==== Listed records

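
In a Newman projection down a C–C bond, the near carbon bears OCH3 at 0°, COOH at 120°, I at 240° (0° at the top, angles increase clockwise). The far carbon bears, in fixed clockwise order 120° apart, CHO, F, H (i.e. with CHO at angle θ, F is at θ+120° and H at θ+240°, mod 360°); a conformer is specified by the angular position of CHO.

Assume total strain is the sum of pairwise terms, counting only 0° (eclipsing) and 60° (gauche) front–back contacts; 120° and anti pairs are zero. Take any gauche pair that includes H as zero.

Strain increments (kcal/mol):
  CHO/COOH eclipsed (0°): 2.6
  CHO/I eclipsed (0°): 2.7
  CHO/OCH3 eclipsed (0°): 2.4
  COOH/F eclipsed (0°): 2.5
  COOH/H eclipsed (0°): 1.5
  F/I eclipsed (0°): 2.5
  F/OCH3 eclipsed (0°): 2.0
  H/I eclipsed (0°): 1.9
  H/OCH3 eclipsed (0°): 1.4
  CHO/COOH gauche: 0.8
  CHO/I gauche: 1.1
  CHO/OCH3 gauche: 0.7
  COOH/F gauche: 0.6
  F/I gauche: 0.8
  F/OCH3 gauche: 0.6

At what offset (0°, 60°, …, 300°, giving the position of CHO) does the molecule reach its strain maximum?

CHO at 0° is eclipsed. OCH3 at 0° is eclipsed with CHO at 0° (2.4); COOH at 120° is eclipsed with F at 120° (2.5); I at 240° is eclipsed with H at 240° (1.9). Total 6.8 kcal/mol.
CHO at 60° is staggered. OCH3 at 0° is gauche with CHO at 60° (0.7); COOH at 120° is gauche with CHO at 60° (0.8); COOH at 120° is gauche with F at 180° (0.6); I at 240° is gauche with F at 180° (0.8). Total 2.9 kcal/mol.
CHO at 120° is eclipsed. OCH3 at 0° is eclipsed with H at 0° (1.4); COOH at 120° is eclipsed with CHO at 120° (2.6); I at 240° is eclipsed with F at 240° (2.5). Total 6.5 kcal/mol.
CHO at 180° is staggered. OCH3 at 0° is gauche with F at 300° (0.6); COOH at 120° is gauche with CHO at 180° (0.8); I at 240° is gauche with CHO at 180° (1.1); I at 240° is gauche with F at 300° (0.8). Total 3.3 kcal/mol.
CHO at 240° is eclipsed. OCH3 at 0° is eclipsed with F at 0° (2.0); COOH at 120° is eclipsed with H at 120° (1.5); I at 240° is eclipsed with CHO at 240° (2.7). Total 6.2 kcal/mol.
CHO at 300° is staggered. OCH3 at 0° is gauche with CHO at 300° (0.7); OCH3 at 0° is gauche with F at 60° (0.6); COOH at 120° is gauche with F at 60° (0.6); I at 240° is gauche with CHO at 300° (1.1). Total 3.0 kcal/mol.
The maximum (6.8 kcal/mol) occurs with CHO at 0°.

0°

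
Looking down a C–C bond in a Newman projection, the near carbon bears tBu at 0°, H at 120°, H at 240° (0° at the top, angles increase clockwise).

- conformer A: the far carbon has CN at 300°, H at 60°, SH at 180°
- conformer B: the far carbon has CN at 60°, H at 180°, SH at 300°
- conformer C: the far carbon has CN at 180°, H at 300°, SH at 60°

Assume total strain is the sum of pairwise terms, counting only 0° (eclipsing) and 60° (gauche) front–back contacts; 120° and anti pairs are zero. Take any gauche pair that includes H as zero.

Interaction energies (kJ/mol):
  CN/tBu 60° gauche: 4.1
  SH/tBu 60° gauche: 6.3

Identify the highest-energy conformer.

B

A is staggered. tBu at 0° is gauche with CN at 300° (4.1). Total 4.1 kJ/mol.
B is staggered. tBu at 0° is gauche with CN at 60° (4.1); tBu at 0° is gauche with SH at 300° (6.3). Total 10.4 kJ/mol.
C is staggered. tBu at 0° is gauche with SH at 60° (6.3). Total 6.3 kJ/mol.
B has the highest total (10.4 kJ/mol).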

========
==== Listed records

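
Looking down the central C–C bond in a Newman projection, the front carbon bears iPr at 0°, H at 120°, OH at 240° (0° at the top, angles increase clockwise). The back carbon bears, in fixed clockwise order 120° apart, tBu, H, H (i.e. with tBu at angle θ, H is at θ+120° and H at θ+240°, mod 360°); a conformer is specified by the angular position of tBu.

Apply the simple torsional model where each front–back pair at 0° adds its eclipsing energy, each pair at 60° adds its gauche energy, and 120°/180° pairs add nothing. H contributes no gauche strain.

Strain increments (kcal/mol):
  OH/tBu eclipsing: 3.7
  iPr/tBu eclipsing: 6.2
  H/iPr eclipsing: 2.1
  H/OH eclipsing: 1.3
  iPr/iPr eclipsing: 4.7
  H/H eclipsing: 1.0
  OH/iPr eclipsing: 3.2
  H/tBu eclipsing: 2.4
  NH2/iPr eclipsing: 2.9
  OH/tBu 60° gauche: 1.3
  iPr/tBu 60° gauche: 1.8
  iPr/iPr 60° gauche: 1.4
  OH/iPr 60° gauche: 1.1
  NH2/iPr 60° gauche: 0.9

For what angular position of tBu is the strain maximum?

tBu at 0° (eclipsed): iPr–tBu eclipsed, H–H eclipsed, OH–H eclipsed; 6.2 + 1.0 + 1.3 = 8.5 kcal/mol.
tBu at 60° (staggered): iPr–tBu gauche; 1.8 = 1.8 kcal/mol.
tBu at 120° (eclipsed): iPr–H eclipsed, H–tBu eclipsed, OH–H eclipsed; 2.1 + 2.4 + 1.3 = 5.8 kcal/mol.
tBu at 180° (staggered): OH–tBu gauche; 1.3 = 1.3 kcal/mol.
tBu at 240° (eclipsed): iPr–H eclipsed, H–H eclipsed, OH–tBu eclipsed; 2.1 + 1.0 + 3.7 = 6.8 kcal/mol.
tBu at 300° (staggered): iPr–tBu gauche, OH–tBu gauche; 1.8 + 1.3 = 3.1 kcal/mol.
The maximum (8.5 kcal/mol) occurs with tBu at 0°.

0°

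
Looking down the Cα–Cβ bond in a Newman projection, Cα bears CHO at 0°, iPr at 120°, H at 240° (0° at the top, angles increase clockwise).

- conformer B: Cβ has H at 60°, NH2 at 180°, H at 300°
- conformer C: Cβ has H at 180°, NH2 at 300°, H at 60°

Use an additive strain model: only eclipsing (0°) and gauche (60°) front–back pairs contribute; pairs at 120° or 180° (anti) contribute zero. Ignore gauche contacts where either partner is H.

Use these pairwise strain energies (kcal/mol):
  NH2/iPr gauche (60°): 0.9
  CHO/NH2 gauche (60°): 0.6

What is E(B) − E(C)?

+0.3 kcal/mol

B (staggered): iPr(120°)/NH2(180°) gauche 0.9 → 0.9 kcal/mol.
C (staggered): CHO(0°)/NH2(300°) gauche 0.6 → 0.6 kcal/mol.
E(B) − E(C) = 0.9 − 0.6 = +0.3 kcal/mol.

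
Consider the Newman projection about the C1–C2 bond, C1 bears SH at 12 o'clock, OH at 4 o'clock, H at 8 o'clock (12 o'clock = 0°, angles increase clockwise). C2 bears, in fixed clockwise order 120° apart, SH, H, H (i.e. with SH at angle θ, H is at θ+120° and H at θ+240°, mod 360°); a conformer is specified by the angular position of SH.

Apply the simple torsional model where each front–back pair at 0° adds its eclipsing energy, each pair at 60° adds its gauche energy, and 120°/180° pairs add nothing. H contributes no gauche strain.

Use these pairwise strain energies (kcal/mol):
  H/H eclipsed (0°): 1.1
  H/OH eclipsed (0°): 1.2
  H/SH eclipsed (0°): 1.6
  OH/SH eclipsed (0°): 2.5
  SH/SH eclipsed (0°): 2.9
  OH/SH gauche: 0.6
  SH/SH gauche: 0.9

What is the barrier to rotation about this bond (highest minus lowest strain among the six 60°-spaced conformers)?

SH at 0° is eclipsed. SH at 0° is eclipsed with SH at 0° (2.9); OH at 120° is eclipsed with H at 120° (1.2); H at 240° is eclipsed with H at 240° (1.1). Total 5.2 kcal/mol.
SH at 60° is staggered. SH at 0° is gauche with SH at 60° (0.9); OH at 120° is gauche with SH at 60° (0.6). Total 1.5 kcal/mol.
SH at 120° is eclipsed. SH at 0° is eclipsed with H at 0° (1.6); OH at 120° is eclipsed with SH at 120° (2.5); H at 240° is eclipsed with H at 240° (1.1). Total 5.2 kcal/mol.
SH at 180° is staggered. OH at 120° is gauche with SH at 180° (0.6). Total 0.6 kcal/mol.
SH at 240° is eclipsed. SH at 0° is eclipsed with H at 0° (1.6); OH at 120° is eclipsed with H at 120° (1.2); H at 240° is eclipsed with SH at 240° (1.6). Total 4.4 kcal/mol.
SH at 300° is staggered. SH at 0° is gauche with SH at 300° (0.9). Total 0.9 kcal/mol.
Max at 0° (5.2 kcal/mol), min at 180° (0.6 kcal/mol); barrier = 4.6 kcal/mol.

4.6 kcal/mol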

========
==== Listed records

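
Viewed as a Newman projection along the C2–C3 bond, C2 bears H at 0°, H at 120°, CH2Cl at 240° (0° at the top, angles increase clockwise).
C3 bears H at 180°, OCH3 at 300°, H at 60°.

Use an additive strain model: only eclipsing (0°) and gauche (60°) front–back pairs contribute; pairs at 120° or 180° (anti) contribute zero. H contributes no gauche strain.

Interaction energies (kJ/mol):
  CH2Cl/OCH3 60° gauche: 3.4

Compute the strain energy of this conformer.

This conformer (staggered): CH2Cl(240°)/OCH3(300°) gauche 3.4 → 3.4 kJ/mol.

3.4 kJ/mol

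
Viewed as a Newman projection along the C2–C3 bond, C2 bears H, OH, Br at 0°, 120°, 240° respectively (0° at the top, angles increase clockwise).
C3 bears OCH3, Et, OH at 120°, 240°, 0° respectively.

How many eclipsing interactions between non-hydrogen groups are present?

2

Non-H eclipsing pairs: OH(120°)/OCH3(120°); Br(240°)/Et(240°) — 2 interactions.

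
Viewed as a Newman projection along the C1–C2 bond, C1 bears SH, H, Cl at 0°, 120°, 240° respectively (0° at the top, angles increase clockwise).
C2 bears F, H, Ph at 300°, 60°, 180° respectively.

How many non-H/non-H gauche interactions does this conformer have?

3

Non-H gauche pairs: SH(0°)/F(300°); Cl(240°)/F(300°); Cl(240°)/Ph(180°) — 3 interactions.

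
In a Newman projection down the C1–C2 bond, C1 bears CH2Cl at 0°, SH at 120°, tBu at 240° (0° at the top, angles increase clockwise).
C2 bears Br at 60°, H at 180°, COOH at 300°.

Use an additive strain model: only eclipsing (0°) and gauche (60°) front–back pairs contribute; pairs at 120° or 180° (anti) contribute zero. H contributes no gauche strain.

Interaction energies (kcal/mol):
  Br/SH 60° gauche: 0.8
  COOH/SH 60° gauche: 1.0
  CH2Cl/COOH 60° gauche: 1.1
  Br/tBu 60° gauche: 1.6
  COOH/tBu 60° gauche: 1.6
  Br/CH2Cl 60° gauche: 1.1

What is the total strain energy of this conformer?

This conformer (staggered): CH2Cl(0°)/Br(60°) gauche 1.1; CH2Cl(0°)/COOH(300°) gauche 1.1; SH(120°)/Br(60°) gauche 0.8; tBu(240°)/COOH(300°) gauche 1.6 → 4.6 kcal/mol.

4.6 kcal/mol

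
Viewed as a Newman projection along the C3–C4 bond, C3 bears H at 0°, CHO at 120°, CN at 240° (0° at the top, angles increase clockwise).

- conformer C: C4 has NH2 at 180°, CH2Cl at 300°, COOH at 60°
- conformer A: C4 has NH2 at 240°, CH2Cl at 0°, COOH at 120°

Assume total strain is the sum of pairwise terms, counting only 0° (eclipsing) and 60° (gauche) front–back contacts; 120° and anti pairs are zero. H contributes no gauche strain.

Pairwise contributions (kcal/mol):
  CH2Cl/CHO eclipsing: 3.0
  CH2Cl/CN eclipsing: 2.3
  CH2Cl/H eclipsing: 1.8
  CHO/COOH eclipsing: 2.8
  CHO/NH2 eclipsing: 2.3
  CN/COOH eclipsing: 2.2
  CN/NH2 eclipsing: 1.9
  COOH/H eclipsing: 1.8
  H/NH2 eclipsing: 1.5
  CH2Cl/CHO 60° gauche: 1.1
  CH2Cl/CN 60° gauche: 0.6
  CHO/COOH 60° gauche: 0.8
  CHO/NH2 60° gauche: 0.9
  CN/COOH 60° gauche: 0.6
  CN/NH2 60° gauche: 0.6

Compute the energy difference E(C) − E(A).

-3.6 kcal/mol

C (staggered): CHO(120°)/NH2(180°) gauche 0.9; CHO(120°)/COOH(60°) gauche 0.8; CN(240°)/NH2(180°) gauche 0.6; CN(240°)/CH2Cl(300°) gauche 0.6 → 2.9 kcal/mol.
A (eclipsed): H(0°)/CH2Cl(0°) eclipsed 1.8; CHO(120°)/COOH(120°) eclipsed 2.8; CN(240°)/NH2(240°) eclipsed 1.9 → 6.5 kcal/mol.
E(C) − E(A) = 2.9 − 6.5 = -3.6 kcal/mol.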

========

Filter the records for lines containing the word "respectively" and copy each one.

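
Viewed as a Newman projection along the C2–C3 bond, C2 bears H, OH, Br at 0°, 120°, 240° respectively (0° at the top, angles increase clockwise).
C3 bears OCH3, Et, OH at 120°, 240°, 0° respectively.
Viewed as a Newman projection along the C1–C2 bond, C1 bears SH, H, Cl at 0°, 120°, 240° respectively (0° at the top, angles increase clockwise).
C2 bears F, H, Ph at 300°, 60°, 180° respectively.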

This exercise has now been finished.